**Task item:** Would you filter the listing below so that only lines with the word "Sundmark" remain?

**Provided records:**
----

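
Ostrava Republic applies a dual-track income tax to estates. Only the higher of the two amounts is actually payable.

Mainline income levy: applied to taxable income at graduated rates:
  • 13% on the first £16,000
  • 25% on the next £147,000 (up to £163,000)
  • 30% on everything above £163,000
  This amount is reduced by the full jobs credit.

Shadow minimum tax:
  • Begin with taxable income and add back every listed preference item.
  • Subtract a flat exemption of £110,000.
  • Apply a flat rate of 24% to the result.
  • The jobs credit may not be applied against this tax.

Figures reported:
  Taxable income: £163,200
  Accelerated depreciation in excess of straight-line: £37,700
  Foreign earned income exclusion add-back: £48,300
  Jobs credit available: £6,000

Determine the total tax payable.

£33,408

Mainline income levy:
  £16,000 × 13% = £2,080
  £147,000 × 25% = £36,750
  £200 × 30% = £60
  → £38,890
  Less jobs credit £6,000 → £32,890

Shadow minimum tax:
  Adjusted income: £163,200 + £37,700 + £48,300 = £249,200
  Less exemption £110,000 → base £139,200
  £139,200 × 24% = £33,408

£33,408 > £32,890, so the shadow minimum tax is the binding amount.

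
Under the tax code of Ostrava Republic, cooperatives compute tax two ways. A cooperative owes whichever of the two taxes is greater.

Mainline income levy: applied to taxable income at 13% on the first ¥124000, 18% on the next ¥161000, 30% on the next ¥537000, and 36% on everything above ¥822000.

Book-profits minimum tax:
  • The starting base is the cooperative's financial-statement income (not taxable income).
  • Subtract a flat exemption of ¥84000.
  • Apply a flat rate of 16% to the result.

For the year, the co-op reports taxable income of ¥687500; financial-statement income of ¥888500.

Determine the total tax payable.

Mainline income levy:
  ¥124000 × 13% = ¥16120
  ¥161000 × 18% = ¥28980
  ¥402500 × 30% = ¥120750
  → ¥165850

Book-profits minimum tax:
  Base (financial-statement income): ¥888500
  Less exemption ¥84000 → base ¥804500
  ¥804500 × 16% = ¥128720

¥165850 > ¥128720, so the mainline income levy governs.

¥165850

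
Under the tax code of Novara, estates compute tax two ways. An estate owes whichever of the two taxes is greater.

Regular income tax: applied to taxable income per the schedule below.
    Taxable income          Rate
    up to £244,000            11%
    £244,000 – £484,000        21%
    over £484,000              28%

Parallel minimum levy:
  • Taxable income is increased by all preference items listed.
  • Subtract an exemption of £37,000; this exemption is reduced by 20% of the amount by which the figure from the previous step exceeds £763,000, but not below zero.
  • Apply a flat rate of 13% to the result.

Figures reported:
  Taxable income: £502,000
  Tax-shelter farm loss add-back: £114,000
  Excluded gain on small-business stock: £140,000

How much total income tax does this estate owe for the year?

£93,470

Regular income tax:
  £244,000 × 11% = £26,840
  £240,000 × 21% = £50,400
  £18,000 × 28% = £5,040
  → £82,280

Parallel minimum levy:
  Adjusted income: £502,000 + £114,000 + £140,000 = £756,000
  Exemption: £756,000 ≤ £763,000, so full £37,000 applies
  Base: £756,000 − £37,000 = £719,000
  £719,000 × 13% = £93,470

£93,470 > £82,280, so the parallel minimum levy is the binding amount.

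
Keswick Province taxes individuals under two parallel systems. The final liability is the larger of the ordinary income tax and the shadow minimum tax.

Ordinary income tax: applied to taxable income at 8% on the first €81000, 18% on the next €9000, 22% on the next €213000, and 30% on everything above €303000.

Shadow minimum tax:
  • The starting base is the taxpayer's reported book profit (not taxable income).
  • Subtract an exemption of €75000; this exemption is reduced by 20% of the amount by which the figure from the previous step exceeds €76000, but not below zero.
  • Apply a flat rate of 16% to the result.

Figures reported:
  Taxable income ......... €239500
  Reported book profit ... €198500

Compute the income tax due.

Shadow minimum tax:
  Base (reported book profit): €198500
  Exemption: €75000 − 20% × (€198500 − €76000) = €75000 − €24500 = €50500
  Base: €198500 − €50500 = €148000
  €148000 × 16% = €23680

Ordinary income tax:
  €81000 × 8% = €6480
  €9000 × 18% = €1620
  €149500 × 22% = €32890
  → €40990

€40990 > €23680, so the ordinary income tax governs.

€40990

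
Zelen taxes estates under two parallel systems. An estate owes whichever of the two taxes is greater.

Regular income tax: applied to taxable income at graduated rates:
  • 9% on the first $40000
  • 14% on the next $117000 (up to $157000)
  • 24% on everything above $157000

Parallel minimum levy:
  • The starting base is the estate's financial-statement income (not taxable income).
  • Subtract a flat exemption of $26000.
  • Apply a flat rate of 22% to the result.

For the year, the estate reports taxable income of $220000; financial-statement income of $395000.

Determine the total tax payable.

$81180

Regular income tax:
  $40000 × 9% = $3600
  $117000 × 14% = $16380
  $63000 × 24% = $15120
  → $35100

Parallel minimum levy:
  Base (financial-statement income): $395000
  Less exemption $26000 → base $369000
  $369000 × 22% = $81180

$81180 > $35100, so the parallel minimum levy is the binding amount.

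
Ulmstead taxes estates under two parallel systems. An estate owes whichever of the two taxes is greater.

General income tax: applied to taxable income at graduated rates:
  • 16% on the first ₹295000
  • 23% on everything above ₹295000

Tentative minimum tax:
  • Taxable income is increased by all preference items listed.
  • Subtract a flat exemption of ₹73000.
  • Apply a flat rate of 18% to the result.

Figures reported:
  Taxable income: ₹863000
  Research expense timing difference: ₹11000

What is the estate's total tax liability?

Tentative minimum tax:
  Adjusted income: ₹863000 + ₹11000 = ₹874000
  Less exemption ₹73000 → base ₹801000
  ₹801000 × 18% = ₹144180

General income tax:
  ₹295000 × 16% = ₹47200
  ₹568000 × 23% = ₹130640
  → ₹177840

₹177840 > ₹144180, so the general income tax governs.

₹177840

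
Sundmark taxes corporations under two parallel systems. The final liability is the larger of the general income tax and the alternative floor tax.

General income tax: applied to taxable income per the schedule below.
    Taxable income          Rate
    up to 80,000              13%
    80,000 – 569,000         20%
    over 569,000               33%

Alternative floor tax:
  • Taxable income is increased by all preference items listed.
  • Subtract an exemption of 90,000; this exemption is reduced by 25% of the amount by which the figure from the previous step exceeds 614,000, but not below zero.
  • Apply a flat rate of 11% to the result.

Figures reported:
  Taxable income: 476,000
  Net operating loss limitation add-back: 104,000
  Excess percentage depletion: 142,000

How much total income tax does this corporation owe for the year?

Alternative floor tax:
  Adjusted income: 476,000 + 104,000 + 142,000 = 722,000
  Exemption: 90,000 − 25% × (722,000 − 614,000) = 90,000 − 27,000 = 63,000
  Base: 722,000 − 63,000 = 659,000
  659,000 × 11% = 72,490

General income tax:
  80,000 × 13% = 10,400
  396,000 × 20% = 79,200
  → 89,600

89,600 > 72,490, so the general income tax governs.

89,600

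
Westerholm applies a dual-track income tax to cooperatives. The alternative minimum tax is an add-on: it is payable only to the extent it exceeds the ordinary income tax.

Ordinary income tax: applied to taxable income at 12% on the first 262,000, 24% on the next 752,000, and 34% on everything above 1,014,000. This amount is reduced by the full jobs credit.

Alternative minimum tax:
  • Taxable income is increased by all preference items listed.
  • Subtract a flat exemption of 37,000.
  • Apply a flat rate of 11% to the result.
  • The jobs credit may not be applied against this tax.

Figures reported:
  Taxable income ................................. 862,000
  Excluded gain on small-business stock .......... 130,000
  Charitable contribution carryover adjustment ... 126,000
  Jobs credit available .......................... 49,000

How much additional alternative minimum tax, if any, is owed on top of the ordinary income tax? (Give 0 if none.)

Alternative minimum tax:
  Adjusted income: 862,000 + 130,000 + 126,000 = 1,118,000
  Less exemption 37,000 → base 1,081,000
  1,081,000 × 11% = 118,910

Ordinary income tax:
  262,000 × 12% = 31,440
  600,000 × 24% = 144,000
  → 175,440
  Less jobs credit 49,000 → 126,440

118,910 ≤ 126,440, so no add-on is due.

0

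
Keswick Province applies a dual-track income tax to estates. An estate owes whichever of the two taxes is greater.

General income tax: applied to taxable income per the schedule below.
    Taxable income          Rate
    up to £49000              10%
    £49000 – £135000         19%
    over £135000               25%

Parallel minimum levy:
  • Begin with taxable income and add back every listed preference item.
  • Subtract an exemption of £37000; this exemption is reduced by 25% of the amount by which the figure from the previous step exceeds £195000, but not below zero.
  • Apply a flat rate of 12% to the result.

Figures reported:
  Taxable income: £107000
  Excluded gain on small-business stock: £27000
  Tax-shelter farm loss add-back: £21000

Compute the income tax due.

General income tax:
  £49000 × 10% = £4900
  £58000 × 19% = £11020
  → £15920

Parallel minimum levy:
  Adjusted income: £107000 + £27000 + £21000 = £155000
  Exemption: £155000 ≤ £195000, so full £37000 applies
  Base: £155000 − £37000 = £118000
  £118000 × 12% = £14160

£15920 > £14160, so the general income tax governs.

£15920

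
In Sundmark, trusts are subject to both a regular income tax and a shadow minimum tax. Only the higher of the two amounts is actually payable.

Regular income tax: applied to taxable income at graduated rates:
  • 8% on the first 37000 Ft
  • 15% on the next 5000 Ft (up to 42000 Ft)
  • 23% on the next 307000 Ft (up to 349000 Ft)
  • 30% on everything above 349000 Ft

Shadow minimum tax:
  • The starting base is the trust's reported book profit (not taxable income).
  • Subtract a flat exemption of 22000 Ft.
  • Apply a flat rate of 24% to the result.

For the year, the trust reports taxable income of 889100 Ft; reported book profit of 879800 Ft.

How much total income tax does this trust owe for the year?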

----

**Result of the exercise:**
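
Sundmark taxes corporations under two parallel systems. The final liability is the larger of the general income tax and the alternative floor tax.
In Sundmark, trusts are subject to both a regular income tax and a shadow minimum tax. Only the higher of the two amounts is actually payable.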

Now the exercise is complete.